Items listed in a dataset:
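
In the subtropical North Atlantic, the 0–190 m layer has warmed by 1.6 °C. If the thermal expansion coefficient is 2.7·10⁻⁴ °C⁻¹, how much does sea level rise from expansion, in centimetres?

Δh ≈ 8.21 cm

Δh = αΔT·H = 2.7×10⁻⁴ × 1.6 × 190 = 0.08208 m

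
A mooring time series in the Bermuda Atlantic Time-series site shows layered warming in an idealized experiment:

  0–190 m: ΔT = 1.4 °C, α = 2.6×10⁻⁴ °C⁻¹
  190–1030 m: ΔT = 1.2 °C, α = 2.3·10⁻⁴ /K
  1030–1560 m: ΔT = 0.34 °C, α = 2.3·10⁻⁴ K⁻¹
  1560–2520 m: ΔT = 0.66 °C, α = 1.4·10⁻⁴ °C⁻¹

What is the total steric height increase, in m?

0.431 m

190 × 1.4 × 2.6×10⁻⁴ = 0.06916 m
190–1030 m: 1.2 × 2.3×10⁻⁴ × 840 = 0.23184 m
Layer 3: 2.3×10⁻⁴ × 0.34 × 530 = 0.041446 m
960 × 1.4×10⁻⁴ × 0.66 = 0.088704 m
Δh = 0.06916 + 0.23184 + 0.041446 + 0.088704 = 0.43115 m ≈ 0.431 m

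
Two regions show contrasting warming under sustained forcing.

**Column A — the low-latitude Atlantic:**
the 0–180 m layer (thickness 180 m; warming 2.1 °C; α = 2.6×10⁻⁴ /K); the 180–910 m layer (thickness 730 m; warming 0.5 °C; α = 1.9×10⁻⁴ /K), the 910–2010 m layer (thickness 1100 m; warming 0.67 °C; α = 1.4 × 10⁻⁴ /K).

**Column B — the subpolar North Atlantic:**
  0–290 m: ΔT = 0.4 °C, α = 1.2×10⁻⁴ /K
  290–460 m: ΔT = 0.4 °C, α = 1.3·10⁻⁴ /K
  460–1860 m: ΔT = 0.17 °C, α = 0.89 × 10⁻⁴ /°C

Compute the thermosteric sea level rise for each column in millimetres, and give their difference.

Δh_A ≈ 271 mm, Δh_B ≈ 43.9 mm; difference ≈ 227 mm

A 2.1 × 2.6×10⁻⁴ × 180 = 0.09828 m
A 180–910 m: 1.9×10⁻⁴ × 730 × 0.5 = 0.06935 m
A Layer 3: 1100 × 0.67 × 1.4×10⁻⁴ = 0.10318 m
A total: 0.27081 m
B 290 × 0.4 × 1.2×10⁻⁴ = 0.01392 m
B Layer 2: 170 × 1.3×10⁻⁴ × 0.4 = 0.00884 m
B 460–1860 m: 1400 × 0.89×10⁻⁴ × 0.17 = 0.021182 m
B total: 0.043942 m
Difference: 0.27081 − 0.043942 = 0.226868 m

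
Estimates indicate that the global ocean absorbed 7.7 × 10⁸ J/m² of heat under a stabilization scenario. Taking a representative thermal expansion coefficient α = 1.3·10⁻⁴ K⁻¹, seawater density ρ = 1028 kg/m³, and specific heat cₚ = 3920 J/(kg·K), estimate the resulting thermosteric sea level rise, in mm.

Δh = αQ/(ρcₚ) = 1.3×10⁻⁴ × 7.7×10⁸ / (1028 × 3920) ≈ 0.02484 m

Δh = 25 mm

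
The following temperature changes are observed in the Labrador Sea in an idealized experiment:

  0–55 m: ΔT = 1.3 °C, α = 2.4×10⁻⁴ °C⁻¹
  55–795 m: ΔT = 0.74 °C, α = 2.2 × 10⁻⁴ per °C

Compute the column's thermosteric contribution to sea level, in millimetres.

about 138 mm

55 × 2.4×10⁻⁴ × 1.3 = 0.01716 m
0.74 × 2.2×10⁻⁴ × 740 = 0.120472 m
Δh = 0.01716 + 0.120472 = 0.137632 m ≈ 138 mm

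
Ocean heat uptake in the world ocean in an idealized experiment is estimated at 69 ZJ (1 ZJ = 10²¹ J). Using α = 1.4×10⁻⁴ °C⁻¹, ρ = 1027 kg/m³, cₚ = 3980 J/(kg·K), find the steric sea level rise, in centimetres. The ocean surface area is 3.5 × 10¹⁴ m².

Per unit area: Q = 69×10²¹ / (3.5×10¹⁴) ≈ 1.971×10⁸ J/m²
Δh = αQ/(ρcₚ) = 1.4×10⁻⁴ × 1.971×10⁸ / (1027 × 3980) ≈ 0.0067509 m

Δh ≈ 0.675 cm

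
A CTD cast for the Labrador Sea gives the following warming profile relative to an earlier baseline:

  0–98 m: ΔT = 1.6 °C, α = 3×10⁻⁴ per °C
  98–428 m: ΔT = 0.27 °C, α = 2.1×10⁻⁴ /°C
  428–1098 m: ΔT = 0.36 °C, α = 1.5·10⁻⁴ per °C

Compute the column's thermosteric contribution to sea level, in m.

0–98 m: 98 × 1.6 × 3×10⁻⁴ = 0.04704 m
98–428 m: 2.1×10⁻⁴ × 330 × 0.27 = 0.018711 m
428–1098 m: 0.36 × 670 × 1.5×10⁻⁴ = 0.03618 m
Δh = 0.04704 + 0.018711 + 0.03618 = 0.101931 m ≈ 0.102 m

0.102 m of thermosteric rise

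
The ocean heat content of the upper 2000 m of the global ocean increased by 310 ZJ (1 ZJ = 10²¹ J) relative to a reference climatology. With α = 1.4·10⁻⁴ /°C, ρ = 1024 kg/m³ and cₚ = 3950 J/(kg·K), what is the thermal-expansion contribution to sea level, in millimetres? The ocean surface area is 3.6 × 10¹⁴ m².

Per unit area: Q = 310×10²¹ / (3.6×10¹⁴) ≈ 8.611×10⁸ J/m²
Δh = αQ/(ρcₚ) = 1.4×10⁻⁴ × 8.611×10⁸ / (1024 × 3950) ≈ 0.029805 m

30 mm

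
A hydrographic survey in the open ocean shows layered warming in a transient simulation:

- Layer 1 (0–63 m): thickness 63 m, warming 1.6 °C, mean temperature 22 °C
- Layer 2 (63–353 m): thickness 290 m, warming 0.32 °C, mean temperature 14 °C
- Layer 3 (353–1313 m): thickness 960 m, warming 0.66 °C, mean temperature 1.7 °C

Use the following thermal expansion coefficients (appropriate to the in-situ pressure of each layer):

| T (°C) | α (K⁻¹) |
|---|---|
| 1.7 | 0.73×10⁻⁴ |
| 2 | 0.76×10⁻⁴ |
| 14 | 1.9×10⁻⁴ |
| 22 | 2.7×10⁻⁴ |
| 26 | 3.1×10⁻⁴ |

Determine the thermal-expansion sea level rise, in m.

0.0911 m

Layer 1 at 22 °C → α = 2.7×10⁻⁴ K⁻¹
Layer 2 at 14 °C → α = 1.9×10⁻⁴ K⁻¹
Layer 3 at 1.7 °C → α = 0.73×10⁻⁴ K⁻¹
2.7×10⁻⁴ × 1.6 × 63 = 0.027216 m
290 × 0.32 × 1.9×10⁻⁴ = 0.017632 m
Layer 3: 0.66 × 960 × 0.73×10⁻⁴ = 0.0462528 m
Δh = 0.027216 + 0.017632 + 0.0462528 = 0.0911008 m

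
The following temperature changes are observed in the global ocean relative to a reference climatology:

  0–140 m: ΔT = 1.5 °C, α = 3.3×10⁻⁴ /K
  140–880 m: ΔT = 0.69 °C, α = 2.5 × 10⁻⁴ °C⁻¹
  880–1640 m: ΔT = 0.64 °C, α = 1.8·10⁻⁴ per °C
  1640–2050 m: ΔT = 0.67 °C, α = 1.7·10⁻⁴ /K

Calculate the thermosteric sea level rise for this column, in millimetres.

331 mm of thermosteric rise

1.5 × 3.3×10⁻⁴ × 140 = 0.06930 m
740 × 2.5×10⁻⁴ × 0.69 = 0.12765 m
0.64 × 1.8×10⁻⁴ × 760 = 0.087552 m
0.67 × 1.7×10⁻⁴ × 410 = 0.046699 m
Δh = 0.06930 + 0.12765 + 0.087552 + 0.046699 = 0.331201 m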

• WHAT NEEDS TO BE DONE
From the entries above, extract only the lines running from the one containing "0–290 m: ΔT = 0.4 °C, α = 1.2×10⁻⁴ /K" through the one containing "460–1860 m: ΔT", inclusive.

• WRITTEN RESPONSE
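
  0–290 m: ΔT = 0.4 °C, α = 1.2×10⁻⁴ /K
  290–460 m: ΔT = 0.4 °C, α = 1.3·10⁻⁴ /K
  460–1860 m: ΔT = 0.17 °C, α = 0.89 × 10⁻⁴ /°C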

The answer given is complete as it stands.